[Opening Records for this exercise section]
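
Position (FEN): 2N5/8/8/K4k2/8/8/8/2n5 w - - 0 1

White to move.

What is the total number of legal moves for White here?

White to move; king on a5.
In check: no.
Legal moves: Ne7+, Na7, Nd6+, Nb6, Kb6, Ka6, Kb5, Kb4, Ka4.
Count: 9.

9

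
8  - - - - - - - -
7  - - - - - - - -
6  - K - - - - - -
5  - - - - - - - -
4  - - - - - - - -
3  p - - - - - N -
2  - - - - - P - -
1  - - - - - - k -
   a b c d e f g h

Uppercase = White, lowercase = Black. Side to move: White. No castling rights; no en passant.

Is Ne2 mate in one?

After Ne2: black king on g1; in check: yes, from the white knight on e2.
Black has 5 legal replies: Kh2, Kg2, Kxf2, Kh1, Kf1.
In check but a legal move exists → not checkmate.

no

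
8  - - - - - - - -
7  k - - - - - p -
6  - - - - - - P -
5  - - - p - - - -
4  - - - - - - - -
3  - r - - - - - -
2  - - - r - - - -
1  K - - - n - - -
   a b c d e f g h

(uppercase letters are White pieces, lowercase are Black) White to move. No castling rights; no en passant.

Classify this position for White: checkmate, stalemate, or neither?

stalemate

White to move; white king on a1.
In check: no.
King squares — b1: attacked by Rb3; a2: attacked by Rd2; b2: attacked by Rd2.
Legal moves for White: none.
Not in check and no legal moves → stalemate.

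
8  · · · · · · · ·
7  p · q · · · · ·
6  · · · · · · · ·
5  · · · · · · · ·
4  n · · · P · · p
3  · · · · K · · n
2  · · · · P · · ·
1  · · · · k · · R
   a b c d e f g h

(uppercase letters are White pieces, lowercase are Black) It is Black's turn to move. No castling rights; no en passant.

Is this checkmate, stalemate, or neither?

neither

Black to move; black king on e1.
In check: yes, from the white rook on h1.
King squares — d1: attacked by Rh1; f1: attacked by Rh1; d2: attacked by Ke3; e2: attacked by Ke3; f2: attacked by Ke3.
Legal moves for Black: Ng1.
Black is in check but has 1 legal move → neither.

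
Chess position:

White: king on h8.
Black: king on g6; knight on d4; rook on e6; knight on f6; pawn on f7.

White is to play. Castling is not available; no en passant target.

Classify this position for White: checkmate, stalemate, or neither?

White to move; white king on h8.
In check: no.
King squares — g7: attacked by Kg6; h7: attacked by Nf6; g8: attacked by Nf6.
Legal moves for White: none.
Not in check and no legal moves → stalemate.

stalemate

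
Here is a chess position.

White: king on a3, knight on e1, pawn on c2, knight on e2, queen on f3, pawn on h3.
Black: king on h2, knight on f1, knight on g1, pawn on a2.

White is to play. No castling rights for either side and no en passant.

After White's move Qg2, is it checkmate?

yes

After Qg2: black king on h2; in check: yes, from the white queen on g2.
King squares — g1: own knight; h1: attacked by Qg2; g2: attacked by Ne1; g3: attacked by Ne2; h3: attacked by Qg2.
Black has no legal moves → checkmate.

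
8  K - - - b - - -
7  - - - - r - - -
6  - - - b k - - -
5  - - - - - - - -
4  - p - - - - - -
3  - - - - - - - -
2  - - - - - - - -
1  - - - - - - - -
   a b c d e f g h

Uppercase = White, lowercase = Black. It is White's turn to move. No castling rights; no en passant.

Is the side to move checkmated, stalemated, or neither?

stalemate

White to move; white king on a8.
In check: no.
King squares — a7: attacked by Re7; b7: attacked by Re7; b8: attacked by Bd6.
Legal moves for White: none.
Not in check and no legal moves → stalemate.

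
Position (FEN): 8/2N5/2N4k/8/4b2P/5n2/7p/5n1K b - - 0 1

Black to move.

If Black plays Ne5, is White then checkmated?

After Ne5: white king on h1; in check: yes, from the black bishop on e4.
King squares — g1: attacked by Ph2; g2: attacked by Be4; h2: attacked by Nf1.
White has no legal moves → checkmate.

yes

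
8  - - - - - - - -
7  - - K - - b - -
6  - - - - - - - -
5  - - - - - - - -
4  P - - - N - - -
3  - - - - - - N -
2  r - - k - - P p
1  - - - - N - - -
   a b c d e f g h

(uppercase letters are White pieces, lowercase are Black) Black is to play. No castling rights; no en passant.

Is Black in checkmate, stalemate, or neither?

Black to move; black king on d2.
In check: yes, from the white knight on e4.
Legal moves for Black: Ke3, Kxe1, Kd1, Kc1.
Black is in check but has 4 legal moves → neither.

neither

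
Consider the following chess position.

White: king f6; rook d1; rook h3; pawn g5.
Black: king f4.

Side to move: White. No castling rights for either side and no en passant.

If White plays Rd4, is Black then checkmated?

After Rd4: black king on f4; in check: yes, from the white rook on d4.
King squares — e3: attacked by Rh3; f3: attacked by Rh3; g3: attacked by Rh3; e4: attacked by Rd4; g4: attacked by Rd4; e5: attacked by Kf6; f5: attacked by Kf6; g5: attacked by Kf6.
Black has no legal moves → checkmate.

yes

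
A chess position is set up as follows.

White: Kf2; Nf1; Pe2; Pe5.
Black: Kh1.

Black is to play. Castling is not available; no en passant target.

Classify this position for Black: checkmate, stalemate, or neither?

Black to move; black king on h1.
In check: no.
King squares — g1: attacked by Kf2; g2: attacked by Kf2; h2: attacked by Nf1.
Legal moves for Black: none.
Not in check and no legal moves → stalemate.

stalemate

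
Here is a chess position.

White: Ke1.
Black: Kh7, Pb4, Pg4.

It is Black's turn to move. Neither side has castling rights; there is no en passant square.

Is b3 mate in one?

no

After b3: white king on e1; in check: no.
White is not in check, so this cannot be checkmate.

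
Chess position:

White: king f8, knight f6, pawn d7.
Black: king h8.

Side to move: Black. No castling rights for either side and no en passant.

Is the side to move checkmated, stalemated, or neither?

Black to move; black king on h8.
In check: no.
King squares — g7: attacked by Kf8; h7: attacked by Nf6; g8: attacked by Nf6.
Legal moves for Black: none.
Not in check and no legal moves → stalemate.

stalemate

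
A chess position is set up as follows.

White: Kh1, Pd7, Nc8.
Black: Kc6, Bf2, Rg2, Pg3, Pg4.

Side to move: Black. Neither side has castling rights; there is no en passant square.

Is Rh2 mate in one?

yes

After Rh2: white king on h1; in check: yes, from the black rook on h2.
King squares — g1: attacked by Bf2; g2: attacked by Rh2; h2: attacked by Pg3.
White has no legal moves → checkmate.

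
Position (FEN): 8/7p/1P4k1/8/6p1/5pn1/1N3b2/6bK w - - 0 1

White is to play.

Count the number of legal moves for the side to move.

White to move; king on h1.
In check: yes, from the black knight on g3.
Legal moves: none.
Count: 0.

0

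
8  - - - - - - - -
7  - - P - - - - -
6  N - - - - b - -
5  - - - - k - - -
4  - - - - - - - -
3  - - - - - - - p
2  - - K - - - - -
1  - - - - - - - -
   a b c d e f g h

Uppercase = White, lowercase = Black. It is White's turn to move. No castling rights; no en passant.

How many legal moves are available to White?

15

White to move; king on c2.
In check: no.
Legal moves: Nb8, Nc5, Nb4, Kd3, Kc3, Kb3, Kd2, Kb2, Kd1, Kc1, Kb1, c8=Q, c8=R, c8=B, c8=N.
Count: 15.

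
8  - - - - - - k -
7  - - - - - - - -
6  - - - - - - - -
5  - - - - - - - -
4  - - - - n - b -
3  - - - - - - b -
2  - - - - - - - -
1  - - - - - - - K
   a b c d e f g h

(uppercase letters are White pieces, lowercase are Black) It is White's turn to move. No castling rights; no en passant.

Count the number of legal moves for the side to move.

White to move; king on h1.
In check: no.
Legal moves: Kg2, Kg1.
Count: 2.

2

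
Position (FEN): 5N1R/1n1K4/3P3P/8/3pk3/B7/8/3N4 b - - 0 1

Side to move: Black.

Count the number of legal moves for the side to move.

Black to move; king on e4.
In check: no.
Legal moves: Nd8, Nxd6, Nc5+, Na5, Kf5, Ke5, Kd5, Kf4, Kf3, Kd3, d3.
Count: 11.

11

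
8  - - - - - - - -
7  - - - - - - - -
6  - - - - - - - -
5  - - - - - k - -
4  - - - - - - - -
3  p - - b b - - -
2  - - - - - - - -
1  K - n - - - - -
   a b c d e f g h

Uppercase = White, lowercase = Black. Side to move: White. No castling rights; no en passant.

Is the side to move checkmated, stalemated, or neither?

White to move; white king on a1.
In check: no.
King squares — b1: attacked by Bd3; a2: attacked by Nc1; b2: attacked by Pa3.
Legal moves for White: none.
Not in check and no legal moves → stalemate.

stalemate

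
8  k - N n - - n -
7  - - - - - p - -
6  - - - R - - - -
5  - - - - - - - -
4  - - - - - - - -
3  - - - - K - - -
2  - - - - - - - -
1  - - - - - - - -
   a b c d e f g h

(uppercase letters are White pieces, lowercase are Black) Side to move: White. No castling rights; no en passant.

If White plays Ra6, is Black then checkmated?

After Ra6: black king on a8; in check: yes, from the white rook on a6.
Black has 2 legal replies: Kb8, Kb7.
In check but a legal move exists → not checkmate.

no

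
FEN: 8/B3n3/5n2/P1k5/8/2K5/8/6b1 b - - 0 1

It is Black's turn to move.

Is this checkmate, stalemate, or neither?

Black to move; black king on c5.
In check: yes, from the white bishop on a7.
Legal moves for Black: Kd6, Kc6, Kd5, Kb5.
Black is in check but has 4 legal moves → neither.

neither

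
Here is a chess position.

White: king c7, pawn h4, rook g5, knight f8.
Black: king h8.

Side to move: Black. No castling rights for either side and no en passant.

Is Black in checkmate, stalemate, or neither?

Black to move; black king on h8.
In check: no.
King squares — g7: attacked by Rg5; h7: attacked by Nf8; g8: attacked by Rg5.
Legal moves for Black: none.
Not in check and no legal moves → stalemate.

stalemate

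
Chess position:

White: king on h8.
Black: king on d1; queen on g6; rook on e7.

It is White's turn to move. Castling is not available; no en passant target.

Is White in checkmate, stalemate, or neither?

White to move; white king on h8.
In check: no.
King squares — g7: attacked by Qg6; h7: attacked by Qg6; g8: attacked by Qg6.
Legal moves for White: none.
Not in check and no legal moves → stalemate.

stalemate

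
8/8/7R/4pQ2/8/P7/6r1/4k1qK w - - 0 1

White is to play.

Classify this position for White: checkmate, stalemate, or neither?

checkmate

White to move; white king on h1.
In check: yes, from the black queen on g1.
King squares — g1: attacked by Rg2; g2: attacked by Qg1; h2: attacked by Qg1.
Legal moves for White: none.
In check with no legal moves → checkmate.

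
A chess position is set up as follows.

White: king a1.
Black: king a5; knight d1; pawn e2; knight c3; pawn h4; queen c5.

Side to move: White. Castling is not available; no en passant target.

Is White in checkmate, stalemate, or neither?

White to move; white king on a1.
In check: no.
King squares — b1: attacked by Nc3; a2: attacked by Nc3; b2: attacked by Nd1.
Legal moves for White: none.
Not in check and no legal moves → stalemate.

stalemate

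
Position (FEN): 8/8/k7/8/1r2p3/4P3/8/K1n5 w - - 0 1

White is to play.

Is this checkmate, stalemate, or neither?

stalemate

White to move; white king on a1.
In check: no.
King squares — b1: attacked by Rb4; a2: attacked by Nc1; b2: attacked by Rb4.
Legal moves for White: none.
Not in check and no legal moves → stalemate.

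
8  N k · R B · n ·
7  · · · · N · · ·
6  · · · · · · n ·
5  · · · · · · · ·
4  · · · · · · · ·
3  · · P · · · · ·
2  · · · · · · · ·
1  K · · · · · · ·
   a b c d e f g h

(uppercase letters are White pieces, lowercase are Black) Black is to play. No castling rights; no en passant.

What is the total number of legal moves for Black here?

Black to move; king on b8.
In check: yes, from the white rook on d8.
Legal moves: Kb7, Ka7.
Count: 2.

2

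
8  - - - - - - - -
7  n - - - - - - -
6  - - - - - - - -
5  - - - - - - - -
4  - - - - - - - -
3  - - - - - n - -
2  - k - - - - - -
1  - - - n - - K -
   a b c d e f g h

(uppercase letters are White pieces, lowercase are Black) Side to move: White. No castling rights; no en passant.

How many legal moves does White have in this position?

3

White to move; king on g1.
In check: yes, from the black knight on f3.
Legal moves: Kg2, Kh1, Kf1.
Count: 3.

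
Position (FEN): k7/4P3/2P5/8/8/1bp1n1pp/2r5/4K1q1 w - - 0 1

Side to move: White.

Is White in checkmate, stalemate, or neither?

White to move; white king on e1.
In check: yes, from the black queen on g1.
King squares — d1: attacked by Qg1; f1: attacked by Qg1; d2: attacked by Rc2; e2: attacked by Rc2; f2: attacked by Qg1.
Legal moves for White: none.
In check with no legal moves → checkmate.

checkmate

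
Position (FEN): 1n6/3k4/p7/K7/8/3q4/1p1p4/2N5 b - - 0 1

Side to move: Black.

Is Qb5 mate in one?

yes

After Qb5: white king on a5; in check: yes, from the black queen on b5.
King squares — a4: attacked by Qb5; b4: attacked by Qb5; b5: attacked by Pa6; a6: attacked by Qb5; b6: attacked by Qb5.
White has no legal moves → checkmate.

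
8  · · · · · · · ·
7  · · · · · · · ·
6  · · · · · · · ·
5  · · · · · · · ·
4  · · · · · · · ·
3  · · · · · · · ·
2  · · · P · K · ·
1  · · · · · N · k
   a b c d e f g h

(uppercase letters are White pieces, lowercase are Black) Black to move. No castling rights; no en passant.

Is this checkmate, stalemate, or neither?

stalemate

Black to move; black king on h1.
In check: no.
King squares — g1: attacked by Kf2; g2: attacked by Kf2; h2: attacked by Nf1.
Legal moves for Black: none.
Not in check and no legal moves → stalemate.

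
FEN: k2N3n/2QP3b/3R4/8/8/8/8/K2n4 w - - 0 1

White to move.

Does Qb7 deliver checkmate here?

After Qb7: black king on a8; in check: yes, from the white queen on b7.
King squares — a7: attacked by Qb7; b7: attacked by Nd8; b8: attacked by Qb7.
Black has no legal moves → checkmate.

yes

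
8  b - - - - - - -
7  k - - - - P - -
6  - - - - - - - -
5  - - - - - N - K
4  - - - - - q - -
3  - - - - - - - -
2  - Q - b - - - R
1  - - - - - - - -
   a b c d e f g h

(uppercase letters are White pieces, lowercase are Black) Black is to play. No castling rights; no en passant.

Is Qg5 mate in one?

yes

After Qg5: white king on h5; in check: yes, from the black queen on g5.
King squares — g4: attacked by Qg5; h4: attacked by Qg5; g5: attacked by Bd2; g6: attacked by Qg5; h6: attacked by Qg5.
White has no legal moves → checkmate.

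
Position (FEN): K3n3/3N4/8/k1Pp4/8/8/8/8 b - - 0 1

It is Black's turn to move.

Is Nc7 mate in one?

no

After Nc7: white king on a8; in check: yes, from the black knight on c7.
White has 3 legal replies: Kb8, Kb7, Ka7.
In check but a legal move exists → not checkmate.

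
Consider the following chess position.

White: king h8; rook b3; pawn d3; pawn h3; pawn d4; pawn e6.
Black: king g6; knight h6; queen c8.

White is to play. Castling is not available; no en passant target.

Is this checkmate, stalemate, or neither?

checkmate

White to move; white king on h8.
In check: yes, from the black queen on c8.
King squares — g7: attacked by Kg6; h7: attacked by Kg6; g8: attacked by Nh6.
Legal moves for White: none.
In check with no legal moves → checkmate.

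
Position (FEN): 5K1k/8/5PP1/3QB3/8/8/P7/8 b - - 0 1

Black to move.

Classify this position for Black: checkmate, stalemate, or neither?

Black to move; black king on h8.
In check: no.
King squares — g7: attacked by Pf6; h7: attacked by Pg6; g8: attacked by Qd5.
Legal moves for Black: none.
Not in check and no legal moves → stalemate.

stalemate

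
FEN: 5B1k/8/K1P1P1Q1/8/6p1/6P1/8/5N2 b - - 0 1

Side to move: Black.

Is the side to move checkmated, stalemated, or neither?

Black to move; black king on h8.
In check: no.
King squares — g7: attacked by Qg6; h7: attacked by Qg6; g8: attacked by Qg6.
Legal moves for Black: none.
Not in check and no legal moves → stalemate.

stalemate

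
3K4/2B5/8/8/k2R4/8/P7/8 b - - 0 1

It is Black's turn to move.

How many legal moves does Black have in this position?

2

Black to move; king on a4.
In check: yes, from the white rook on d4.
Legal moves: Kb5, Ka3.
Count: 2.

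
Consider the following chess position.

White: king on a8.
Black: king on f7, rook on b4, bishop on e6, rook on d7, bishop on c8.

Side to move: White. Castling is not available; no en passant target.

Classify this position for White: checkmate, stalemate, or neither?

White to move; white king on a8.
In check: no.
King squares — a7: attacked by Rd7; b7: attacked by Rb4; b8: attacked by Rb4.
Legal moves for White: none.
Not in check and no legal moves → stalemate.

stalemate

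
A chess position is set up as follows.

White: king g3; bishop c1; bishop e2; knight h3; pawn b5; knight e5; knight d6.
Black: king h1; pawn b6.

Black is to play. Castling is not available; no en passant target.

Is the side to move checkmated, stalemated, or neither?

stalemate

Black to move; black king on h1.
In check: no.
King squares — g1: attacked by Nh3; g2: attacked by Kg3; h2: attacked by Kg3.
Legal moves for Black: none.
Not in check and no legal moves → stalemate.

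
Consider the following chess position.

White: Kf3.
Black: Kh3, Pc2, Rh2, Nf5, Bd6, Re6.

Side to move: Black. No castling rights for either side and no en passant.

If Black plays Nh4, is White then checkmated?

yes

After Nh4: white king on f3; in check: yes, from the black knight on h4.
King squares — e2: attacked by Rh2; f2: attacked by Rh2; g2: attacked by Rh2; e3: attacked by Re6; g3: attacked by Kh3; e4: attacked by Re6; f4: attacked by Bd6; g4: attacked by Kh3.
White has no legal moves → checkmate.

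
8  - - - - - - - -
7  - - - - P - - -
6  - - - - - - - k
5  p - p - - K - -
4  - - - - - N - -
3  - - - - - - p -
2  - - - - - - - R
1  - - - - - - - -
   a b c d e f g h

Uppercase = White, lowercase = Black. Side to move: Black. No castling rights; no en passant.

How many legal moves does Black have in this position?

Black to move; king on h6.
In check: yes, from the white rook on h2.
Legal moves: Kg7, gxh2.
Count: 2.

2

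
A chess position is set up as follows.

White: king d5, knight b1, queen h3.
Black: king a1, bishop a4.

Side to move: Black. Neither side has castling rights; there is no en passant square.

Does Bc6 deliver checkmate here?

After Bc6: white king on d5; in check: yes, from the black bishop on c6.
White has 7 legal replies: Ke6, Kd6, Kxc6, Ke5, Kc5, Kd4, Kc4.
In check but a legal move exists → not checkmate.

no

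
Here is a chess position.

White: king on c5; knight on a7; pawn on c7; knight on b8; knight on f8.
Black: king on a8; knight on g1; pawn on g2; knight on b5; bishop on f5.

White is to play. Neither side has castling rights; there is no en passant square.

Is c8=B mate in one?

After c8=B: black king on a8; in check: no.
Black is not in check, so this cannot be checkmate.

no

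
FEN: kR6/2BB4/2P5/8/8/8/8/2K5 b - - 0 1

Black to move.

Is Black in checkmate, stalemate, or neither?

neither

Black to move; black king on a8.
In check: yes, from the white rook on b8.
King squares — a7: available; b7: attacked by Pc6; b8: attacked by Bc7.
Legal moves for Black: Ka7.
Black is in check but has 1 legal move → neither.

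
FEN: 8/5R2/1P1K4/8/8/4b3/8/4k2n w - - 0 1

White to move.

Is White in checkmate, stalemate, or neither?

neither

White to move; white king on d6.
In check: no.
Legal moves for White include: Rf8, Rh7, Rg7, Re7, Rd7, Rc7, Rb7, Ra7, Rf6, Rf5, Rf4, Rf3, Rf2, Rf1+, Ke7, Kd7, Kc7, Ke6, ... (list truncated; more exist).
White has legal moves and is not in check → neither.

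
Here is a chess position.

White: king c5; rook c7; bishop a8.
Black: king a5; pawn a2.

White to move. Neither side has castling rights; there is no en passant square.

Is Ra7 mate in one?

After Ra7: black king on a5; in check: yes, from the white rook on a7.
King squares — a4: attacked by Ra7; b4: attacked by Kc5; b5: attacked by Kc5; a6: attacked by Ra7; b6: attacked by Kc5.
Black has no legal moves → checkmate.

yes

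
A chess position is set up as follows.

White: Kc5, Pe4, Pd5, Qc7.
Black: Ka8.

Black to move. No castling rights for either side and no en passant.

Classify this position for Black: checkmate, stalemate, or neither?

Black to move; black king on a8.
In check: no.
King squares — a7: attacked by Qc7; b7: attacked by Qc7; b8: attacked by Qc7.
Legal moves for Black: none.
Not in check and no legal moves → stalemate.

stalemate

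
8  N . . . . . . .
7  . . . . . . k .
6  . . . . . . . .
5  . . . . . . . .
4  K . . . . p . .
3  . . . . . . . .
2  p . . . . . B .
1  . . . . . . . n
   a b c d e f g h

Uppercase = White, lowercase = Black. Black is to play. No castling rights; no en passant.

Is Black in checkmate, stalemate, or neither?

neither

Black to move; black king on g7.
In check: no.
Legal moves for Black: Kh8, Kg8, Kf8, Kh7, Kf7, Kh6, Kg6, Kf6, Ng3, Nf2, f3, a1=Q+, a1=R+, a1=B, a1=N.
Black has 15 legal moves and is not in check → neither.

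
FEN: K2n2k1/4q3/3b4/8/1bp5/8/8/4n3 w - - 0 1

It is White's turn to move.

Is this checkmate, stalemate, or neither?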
[Closing Records for this exercise section]
Copy the records above exactly, please, but only from the first line through the line containing "Black) It is Black's".

» **Your response**:
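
Position (FEN): 2N5/8/8/K4k2/8/8/8/2n5 w - - 0 1

White to move.

What is the total number of legal moves for White here?

White to move; king on a5.
In check: no.
Legal moves: Ne7+, Na7, Nd6+, Nb6, Kb6, Ka6, Kb5, Kb4, Ka4.
Count: 9.

9

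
8  - - - - - - - -
7  - - - - - - - -
6  - K - - - - - -
5  - - - - - - - -
4  - - - - - - - -
3  p - - - - - N -
2  - - - - - P - -
1  - - - - - - k -
   a b c d e f g h

Uppercase = White, lowercase = Black. Side to move: White. No castling rights; no en passant.

Is Ne2 mate in one?

After Ne2: black king on g1; in check: yes, from the white knight on e2.
Black has 5 legal replies: Kh2, Kg2, Kxf2, Kh1, Kf1.
In check but a legal move exists → not checkmate.

no

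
8  - - - - - - - -
7  k - - - - - p -
6  - - - - - - P -
5  - - - p - - - -
4  - - - - - - - -
3  - r - - - - - -
2  - - - r - - - -
1  K - - - n - - -
   a b c d e f g h

(uppercase letters are White pieces, lowercase are Black) White to move. No castling rights; no en passant.

Classify this position for White: checkmate, stalemate, or neither?

stalemate

White to move; white king on a1.
In check: no.
King squares — b1: attacked by Rb3; a2: attacked by Rd2; b2: attacked by Rd2.
Legal moves for White: none.
Not in check and no legal moves → stalemate.

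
8  · · · · · · · ·
7  p · q · · · · ·
6  · · · · · · · ·
5  · · · · · · · ·
4  n · · · P · · p
3  · · · · K · · n
2  · · · · P · · ·
1  · · · · k · · R
   a b c d e f g h

(uppercase letters are White pieces, lowercase are Black) It is Black's turn to move. No castling rights; no en passant.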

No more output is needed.